[Saved entries]
=== Begin Enclosure ===

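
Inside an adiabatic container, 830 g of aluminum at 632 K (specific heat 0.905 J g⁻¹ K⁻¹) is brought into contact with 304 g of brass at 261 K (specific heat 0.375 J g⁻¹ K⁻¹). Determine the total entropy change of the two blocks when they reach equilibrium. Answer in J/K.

Energy balance: T_f = (m₁c₁T₁ + m₂c₂T₂)/(m₁c₁ + m₂c₂) = 583.11 K.
ΔS₁ = m₁c₁ ln(T_f/T₁) = 751.15 × ln(583.11/632) = -60.47 J/K.
ΔS₂ = m₂c₂ ln(T_f/T₂) = 114 × ln(583.11/261) = 91.64 J/K.
ΔS_total = -60.47 + 91.64 = 31.2 J/K.

ΔS_total = 31.2 J/K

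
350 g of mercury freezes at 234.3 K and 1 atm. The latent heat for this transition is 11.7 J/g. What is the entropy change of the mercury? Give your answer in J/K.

ΔS = -17.5 J/K

Heat released by the substance: Q = −mL = −350 × 11.7 = −4095 J.
At constant T, ΔS = Q_rev/T = −4095 / 234.3 = -17.5 J/K.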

=== End Enclosure ===

[AIM OF THE TASK] Give back each entry exactly as it was written.

[TASK OUTPUT]
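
Inside an adiabatic container, 830 g of aluminum at 632 K (specific heat 0.905 J g⁻¹ K⁻¹) is brought into contact with 304 g of brass at 261 K (specific heat 0.375 J g⁻¹ K⁻¹). Determine the total entropy change of the two blocks when they reach equilibrium. Answer in J/K.

Energy balance: T_f = (m₁c₁T₁ + m₂c₂T₂)/(m₁c₁ + m₂c₂) = 583.11 K.
ΔS₁ = m₁c₁ ln(T_f/T₁) = 751.15 × ln(583.11/632) = -60.47 J/K.
ΔS₂ = m₂c₂ ln(T_f/T₂) = 114 × ln(583.11/261) = 91.64 J/K.
ΔS_total = -60.47 + 91.64 = 31.2 J/K.

ΔS_total = 31.2 J/K

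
350 g of mercury freezes at 234.3 K and 1 atm. The latent heat for this transition is 11.7 J/g. What is the entropy change of the mercury? Give your answer in J/K.

ΔS = -17.5 J/K

Heat released by the substance: Q = −mL = −350 × 11.7 = −4095 J.
At constant T, ΔS = Q_rev/T = −4095 / 234.3 = -17.5 J/K.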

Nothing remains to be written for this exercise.